*** Dataset records Section Begins ***

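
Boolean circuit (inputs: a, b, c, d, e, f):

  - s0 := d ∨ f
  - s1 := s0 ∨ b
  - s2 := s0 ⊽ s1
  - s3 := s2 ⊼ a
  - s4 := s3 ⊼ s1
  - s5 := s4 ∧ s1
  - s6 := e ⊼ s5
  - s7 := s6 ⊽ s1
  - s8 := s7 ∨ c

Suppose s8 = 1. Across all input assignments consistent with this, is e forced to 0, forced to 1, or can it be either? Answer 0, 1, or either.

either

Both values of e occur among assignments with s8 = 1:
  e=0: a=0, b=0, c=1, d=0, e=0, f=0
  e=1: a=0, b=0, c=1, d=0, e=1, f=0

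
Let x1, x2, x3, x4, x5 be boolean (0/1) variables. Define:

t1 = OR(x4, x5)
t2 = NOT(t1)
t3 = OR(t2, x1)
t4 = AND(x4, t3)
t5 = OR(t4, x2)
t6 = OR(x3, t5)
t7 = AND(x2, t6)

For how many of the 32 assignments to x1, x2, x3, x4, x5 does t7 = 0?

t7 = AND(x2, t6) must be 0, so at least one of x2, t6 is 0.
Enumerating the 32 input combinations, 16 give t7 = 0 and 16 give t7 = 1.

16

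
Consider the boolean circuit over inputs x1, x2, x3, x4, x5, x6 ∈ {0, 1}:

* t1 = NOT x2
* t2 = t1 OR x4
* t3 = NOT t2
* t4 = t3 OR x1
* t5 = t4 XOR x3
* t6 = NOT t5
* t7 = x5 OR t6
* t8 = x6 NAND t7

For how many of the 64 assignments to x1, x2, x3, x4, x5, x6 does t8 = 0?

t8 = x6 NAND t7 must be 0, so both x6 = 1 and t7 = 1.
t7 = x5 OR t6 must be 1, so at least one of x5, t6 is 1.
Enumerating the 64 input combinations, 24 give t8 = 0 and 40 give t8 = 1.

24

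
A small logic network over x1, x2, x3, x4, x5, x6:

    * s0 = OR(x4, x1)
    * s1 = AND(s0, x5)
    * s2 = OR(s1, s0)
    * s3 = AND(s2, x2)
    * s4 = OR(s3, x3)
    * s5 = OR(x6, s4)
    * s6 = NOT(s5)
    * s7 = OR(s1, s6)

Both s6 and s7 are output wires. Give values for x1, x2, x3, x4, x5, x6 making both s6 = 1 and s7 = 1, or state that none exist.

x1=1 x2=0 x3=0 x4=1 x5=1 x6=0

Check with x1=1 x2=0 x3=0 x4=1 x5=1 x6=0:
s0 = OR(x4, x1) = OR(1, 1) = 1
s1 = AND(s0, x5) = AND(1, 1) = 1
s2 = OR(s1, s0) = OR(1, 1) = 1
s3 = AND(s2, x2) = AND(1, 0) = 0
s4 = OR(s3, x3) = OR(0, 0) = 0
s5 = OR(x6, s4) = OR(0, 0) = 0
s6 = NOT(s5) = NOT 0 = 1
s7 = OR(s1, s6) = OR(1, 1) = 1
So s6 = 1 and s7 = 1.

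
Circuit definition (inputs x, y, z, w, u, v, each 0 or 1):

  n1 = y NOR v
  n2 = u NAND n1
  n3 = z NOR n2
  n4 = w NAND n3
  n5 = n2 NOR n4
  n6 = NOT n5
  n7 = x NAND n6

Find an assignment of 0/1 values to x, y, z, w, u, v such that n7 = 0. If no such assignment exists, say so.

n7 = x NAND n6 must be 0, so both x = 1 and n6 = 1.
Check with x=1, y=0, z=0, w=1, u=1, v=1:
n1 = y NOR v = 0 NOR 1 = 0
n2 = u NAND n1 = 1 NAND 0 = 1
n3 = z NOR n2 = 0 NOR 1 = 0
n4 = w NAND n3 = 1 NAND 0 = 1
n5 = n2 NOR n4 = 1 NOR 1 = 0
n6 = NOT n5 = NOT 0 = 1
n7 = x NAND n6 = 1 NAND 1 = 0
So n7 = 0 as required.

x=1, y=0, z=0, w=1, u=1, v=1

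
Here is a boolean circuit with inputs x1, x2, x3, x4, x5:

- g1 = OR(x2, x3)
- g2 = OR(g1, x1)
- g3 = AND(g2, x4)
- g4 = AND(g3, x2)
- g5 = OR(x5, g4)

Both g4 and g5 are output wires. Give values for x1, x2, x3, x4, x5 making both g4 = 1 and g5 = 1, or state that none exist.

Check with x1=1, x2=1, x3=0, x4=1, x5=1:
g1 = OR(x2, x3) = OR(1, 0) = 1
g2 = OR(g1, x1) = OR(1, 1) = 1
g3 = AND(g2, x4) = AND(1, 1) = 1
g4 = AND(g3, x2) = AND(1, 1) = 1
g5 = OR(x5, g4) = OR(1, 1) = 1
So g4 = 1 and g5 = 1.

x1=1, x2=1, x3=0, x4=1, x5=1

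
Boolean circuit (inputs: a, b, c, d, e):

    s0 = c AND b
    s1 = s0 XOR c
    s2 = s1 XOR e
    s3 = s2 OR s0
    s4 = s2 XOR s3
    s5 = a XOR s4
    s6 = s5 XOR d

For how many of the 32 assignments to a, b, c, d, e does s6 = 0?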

*** Dataset records Section Ends ***

## What the task requires
The expected output is one number, the tally of lines above containing "inputs".

## Task solution
5